- _Records for this exercise_:
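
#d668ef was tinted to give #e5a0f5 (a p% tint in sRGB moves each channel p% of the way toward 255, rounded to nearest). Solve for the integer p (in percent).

#d668ef is rgb(214, 104, 239); #e5a0f5 is rgb(229, 160, 245).
On the G channel (widest range): 160 ≈ 104 + (p/100)(255 − 104), so p ≈ 100×(160 − 104)/(255 − 104) = 5600/151 = 37.09.
p = 37 reproduces all three channels after rounding.

37%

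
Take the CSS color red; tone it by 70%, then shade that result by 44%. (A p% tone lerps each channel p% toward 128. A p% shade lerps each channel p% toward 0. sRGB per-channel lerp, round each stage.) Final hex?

CSS red is rgb(255, 0, 0).
A 70% tone moves each channel 70% toward 128:
  R: 255 − 88.9 = 166.1 → 166
  G: 0 + 0.7×(128−0) = 0 + 89.6 = 89.6 → 90
  B: 0 + 89.6 = 89.6 → 90
After the tone: rgb(166, 90, 90) = #A65A5A.
A 44% shade moves each channel 44% toward 0:
  R: 166 − 73.04 = 92.96 → 93
  G: 90 − 39.6 = 50.4 → 50
  B: 90 + 0.44×(0−90) = 90 − 39.6 = 50.4 → 50
rgb(93, 50, 50) = #5D3232.

#5D3232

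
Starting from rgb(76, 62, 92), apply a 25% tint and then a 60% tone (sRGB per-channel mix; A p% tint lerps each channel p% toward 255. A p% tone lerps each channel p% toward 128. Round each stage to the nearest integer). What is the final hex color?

Per channel, c → c + 0.25(255 − c):
  R: 76 + 0.25×(255−76) = 76 + 44.75 = 120.75 → 121
  G: 62 + 0.25×(255−62) = 62 + 48.25 = 110.25 → 110
  B: 92 + 0.25×(255−92) = 92 + 40.75 = 132.75 → 133
After the tint: rgb(121, 110, 133) = #796E85.
Lerp each channel 60% toward 128:
  R: 121 + 4.2 = 125.2 → 125
  G: 110 + 10.8 = 120.8 → 121
  B: 133 + 0.6×(128−133) = 133 − 3 = 130 → 130
rgb(125, 121, 130) = #7D7982.

#7D7982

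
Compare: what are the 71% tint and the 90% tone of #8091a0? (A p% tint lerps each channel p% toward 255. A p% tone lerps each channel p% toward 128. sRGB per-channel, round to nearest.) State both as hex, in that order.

#8091a0 is rgb(128, 145, 160).
71% tint:
  R: 128 + 0.71×(255−128) = 128 + 90.17 = 218.17 → 218
  G: 145 + 78.1 = 223.1 → 223
  B: 160 + 0.71×(255−160) = 160 + 67.45 = 227.45 → 227
  → #dadfe3
90% tone:
  R: 128 + 0 = 128 → 128
  G: 145 + 0.9×(128−145) = 145 − 15.3 = 129.7 → 130
  B: 160 − 28.8 = 131.2 → 131
  → #808283

#dadfe3, #808283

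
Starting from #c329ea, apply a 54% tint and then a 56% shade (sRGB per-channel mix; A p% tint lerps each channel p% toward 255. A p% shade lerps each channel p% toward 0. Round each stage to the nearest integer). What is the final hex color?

#c329ea is rgb(195, 41, 234).
A 54% tint moves each channel 54% toward 255:
  R: 195 + 0.54×(255−195) = 195 + 32.4 = 227.4 → 227
  G: 41 + 0.54×(255−41) = 41 + 115.56 = 156.56 → 157
  B: 234 + 11.34 = 245.34 → 245
After the tint: rgb(227, 157, 245) = #e39df5.
Per channel, c → c + 0.56(0 − c):
  R: 227 + 0.56×(0−227) = 227 − 127.12 = 99.88 → 100
  G: 157 + 0.56×(0−157) = 157 − 87.92 = 69.08 → 69
  B: 245 + 0.56×(0−245) = 245 − 137.2 = 107.8 → 108
rgb(100, 69, 108) = #64456c.

#64456c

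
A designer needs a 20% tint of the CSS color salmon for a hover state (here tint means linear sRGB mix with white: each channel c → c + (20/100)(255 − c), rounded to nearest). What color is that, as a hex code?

#FB998E

CSS salmon is rgb(250, 128, 114).
Lerp each channel 20% toward 255:
  R: 250 + 1 = 251 → 251
  G: 128 + 25.4 = 153.4 → 153
  B: 114 + 28.2 = 142.2 → 142
rgb(251, 153, 142) = #FB998E.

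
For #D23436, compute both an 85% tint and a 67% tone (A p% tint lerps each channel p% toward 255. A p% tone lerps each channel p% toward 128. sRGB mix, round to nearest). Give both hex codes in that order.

#F8E1E1, #9B6768

#D23436 is rgb(210, 52, 54).
85% tint:
  R: 210 + 38.25 = 248.25 → 248
  G: 52 + 172.55 = 224.55 → 225
  B: 54 + 0.85×(255−54) = 54 + 170.85 = 224.85 → 225
  → #F8E1E1
67% tone:
  R: 210 − 54.94 = 155.06 → 155
  G: 52 + 50.92 = 102.92 → 103
  B: 54 + 0.67×(128−54) = 54 + 49.58 = 103.58 → 104
  → #9B6768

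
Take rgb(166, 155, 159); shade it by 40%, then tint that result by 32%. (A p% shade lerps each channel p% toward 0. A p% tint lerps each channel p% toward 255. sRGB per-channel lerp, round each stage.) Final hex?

A 40% shade moves each channel 40% toward 0:
  R: 166 + 0.4×(0−166) = 166 − 66.4 = 99.6 → 100
  G: 155 + 0.4×(0−155) = 155 − 62 = 93 → 93
  B: 159 − 63.6 = 95.4 → 95
After the shade: rgb(100, 93, 95) = #645D5F.
A 32% tint moves each channel 32% toward 255:
  R: 100 + 49.6 = 149.6 → 150
  G: 93 + 0.32×(255−93) = 93 + 51.84 = 144.84 → 145
  B: 95 + 51.2 = 146.2 → 146
rgb(150, 145, 146) = #969192.

#969192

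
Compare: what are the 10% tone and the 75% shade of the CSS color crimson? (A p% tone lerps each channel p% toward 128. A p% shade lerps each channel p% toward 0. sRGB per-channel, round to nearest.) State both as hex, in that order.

#d31f43, #37050f

CSS crimson is rgb(220, 20, 60).
10% tone:
  R: 220 + 0.1×(128−220) = 220 − 9.2 = 210.8 → 211
  G: 20 + 10.8 = 30.8 → 31
  B: 60 + 0.1×(128−60) = 60 + 6.8 = 66.8 → 67
  → #d31f43
75% shade:
  R: 220 − 165 = 55 → 55
  G: 20 + 0.75×(0−20) = 20 − 15 = 5 → 5
  B: 60 + 0.75×(0−60) = 60 − 45 = 15 → 15
  → #37050f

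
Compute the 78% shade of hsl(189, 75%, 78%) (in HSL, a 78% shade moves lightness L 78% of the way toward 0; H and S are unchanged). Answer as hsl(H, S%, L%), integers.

L moves 78% from 78 toward 0: 78 − 60.84 = 17.16 → 17.
H and S are unchanged.

hsl(189, 75%, 17%)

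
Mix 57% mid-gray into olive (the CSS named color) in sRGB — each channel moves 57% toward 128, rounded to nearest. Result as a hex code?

CSS olive is rgb(128, 128, 0).
A 57% tone moves each channel 57% toward 128:
  R: 128 + 0.57×(128−128) = 128 + 0 = 128 → 128
  G: 128 + 0.57×(128−128) = 128 + 0 = 128 → 128
  B: 0 + 0.57×(128−0) = 0 + 72.96 = 72.96 → 73
rgb(128, 128, 73) = #808049.

#808049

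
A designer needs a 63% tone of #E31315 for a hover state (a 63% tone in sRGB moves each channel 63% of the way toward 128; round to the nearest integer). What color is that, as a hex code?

#A55858

#E31315 is rgb(227, 19, 21).
A 63% tone moves each channel 63% toward 128:
  R: 227 − 62.37 = 164.63 → 165
  G: 19 + 68.67 = 87.67 → 88
  B: 21 + 0.63×(128−21) = 21 + 67.41 = 88.41 → 88
rgb(165, 88, 88) = #A55858.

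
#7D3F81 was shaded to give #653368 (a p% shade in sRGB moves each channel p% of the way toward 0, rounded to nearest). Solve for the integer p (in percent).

19%

#7D3F81 is rgb(125, 63, 129); #653368 is rgb(101, 51, 104).
On the B channel (widest range): 104 ≈ 129 + (p/100)(0 − 129), so p ≈ 100×(104 − 129)/(0 − 129) = -2500/-129 = 19.38.
p = 19 reproduces all three channels after rounding.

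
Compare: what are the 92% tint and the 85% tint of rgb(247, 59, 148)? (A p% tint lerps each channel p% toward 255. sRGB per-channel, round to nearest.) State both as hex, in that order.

92% tint:
  R: 247 + 7.36 = 254.36 → 254
  G: 59 + 0.92×(255−59) = 59 + 180.32 = 239.32 → 239
  B: 148 + 0.92×(255−148) = 148 + 98.44 = 246.44 → 246
  → #FEEFF6
85% tint:
  R: 247 + 0.85×(255−247) = 247 + 6.8 = 253.8 → 254
  G: 59 + 0.85×(255−59) = 59 + 166.6 = 225.6 → 226
  B: 148 + 90.95 = 238.95 → 239
  → #FEE2EF

#FEEFF6, #FEE2EF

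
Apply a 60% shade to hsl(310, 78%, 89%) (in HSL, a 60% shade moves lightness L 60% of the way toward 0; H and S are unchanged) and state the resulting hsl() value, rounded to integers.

hsl(310, 78%, 36%)

L moves 60% from 89 toward 0: 89 − 53.4 = 35.6 → 36.
H and S are unchanged.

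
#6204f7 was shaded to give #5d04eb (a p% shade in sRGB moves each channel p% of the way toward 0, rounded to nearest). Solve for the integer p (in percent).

5%

#6204f7 is rgb(98, 4, 247); #5d04eb is rgb(93, 4, 235).
On the B channel (widest range): 235 ≈ 247 + (p/100)(0 − 247), so p ≈ 100×(235 − 247)/(0 − 247) = -1200/-247 = 4.86.
p = 5 reproduces all three channels after rounding.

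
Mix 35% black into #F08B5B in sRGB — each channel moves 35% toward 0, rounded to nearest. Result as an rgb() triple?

#F08B5B is rgb(240, 139, 91).
Per channel, c → c + 0.35(0 − c):
  R: 240 + 0.35×(0−240) = 240 − 84 = 156 → 156
  G: 139 + 0.35×(0−139) = 139 − 48.65 = 90.35 → 90
  B: 91 − 31.85 = 59.15 → 59

rgb(156, 90, 59)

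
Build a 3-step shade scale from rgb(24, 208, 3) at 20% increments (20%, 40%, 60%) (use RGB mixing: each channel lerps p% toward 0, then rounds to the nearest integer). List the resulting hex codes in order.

20%: (24 − 4.8 = 19.2→19, 208 − 41.6 = 166.4→166, 3 − 0.6 = 2.4→2) → #13A602
40%: (24 − 9.6 = 14.4→14, 208 − 83.2 = 124.8→125, 3 − 1.2 = 1.8→2) → #0E7D02
60%: (24 − 14.4 = 9.6→10, 208 − 124.8 = 83.2→83, 3 − 1.8 = 1.2→1) → #0A5301

#13A602, #0E7D02, #0A5301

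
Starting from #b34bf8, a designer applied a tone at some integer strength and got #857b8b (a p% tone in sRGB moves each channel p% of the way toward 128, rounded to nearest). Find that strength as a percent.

91%

#b34bf8 is rgb(179, 75, 248); #857b8b is rgb(133, 123, 139).
On the B channel (widest range): 139 ≈ 248 + (p/100)(128 − 248), so p ≈ 100×(139 − 248)/(128 − 248) = -10900/-120 = 90.83.
p = 91 reproduces all three channels after rounding.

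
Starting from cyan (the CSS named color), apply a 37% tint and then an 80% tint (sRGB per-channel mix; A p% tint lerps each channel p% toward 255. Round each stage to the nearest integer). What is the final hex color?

#DFFFFF

CSS cyan is rgb(0, 255, 255).
A 37% tint moves each channel 37% toward 255:
  R: 0 + 0.37×(255−0) = 0 + 94.35 = 94.35 → 94
  G: 255 + 0 = 255 → 255
  B: 255 + 0 = 255 → 255
After the tint: rgb(94, 255, 255) = #5EFFFF.
Lerp each channel 80% toward 255:
  R: 94 + 0.8×(255−94) = 94 + 128.8 = 222.8 → 223
  G: 255 + 0.8×(255−255) = 255 + 0 = 255 → 255
  B: 255 + 0.8×(255−255) = 255 + 0 = 255 → 255
rgb(223, 255, 255) = #DFFFFF.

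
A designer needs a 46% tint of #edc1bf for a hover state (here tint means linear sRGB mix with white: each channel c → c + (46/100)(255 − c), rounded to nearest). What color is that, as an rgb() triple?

rgb(245, 222, 220)

#edc1bf is rgb(237, 193, 191).
Per channel, c → c + 0.46(255 − c):
  R: 237 + 0.46×(255−237) = 237 + 8.28 = 245.28 → 245
  G: 193 + 28.52 = 221.52 → 222
  B: 191 + 0.46×(255−191) = 191 + 29.44 = 220.44 → 220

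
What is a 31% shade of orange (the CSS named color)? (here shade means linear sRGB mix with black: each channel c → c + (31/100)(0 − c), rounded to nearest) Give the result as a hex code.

#B07200

CSS orange is rgb(255, 165, 0).
Lerp each channel 31% toward 0:
  R: 255 + 0.31×(0−255) = 255 − 79.05 = 175.95 → 176
  G: 165 − 51.15 = 113.85 → 114
  B: 0 + 0 = 0 → 0
rgb(176, 114, 0) = #B07200.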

- _Task goal_:
Every line from the one that contains "What is a 31%" down to and including the last line of the records above must be set down exactly, with nothing else.

- _Exercise answer_:
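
What is a 31% shade of orange (the CSS named color)? (here shade means linear sRGB mix with black: each channel c → c + (31/100)(0 − c), rounded to nearest) Give the result as a hex code.

#B07200

CSS orange is rgb(255, 165, 0).
Lerp each channel 31% toward 0:
  R: 255 + 0.31×(0−255) = 255 − 79.05 = 175.95 → 176
  G: 165 − 51.15 = 113.85 → 114
  B: 0 + 0 = 0 → 0
rgb(176, 114, 0) = #B07200.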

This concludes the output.